What the exercise asks:
One part of the entries below is wanted: the lines from the one containing "Below are base" through the one containing "tisonf → tisonffak". Write those out exactly and nothing else.

━━━━━━━━━━━━━━━━━━━━━━━━━━━━━━

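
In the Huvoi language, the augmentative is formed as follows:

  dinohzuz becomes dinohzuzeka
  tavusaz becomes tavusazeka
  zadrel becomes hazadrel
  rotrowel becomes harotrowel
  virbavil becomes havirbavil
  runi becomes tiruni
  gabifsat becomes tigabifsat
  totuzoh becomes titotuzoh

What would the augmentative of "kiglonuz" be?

kiglonuzeka

virbavil and runi both have last vowel 'i' yet inflect differently (havirbavil, tiruni), so the last vowel is not what conditions the rule; the final letter is.
"kiglonuz" ends in -z. The stems ending in -z (dinohzuz → dinohzuzeka, tavusaz → tavusazeka) add -eka.
So kiglonuz → kiglonuzeka.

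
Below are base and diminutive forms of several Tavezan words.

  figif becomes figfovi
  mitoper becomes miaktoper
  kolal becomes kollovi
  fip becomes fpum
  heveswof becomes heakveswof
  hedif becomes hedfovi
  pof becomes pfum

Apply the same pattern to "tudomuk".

pof and figif both end in -f yet inflect differently (pfum, figfovi), so the final letter is not what conditions the rule; the number of vowels is.
"tudomuk" has 3 vowels. The stems with 3 vowels (heveswof → heakveswof, mitoper → miaktoper) insert -ak- after the first vowel.
The other patterns: stems with 1 vowel delete the last vowel and add -um; stems with 2 vowels delete the last vowel and add -ovi.
So tudomuk → tuakdomuk.

tuakdomuk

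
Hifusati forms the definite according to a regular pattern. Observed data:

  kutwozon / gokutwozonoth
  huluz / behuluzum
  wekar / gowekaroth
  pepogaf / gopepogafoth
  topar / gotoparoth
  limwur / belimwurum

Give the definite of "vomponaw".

govomponawoth

limwur and wekar both end in -r yet inflect differently (belimwurum, gowekaroth), so the final letter is not what conditions the rule; the last vowel is.
"vomponaw" has last vowel 'a'. The stems whose last vowel is 'a' (wekar → gowekaroth, topar → gotoparoth, pepogaf → gopepogafoth) add go- … -oth around the stem.
So vomponaw → govomponawoth.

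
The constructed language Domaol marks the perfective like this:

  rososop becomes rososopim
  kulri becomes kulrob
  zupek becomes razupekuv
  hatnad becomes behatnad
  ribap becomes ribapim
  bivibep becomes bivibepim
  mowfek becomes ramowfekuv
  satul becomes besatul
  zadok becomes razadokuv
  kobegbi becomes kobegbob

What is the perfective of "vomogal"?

"vomogal" ends in -l. The one such stem in the data (satul → besatul) adds the prefix be-, so the same rule applies.
So vomogal → bevomogal.

bevomogal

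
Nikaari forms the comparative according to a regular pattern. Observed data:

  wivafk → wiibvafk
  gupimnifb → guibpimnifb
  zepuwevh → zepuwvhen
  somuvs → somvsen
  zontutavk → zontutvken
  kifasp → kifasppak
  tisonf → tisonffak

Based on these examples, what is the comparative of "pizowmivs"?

wivafk and zontutavk both end in -k yet inflect differently (wiibvafk, zontutvken), so the final letter is not what conditions the rule; the second-to-last letter is.
"pizowmivs" has second-to-last letter 'v'. The stems whose second-to-last letter is 'v' (zepuwevh → zepuwvhen, somuvs → somvsen, zontutavk → zontutvken) delete the last vowel and add -en.
So pizowmivs → pizowmvsen.

pizowmvsen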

━━━━━━━━━━━━━━━━━━━━━━━━━━━━━━

Solution for this exercise:
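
Below are base and diminutive forms of several Tavezan words.

  figif becomes figfovi
  mitoper becomes miaktoper
  kolal becomes kollovi
  fip becomes fpum
  heveswof becomes heakveswof
  hedif becomes hedfovi
  pof becomes pfum

Apply the same pattern to "tudomuk".

pof and figif both end in -f yet inflect differently (pfum, figfovi), so the final letter is not what conditions the rule; the number of vowels is.
"tudomuk" has 3 vowels. The stems with 3 vowels (heveswof → heakveswof, mitoper → miaktoper) insert -ak- after the first vowel.
The other patterns: stems with 1 vowel delete the last vowel and add -um; stems with 2 vowels delete the last vowel and add -ovi.
So tudomuk → tuakdomuk.

tuakdomuk

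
Hifusati forms the definite according to a regular pattern. Observed data:

  kutwozon / gokutwozonoth
  huluz / behuluzum
  wekar / gowekaroth
  pepogaf / gopepogafoth
  topar / gotoparoth
  limwur / belimwurum

Give the definite of "vomponaw".

govomponawoth

limwur and wekar both end in -r yet inflect differently (belimwurum, gowekaroth), so the final letter is not what conditions the rule; the last vowel is.
"vomponaw" has last vowel 'a'. The stems whose last vowel is 'a' (wekar → gowekaroth, topar → gotoparoth, pepogaf → gopepogafoth) add go- … -oth around the stem.
So vomponaw → govomponawoth.

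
The constructed language Domaol marks the perfective like this:

  rososop becomes rososopim
  kulri becomes kulrob
  zupek becomes razupekuv
  hatnad becomes behatnad
  ribap becomes ribapim
  bivibep becomes bivibepim
  mowfek becomes ramowfekuv
  satul becomes besatul
  zadok becomes razadokuv
  kobegbi becomes kobegbob

What is the perfective of "vomogal"?

"vomogal" ends in -l. The one such stem in the data (satul → besatul) adds the prefix be-, so the same rule applies.
So vomogal → bevomogal.

bevomogal

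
Nikaari forms the comparative according to a regular pattern. Observed data:

  wivafk → wiibvafk
  gupimnifb → guibpimnifb
  zepuwevh → zepuwvhen
  somuvs → somvsen
  zontutavk → zontutvken
  kifasp → kifasppak
  tisonf → tisonffak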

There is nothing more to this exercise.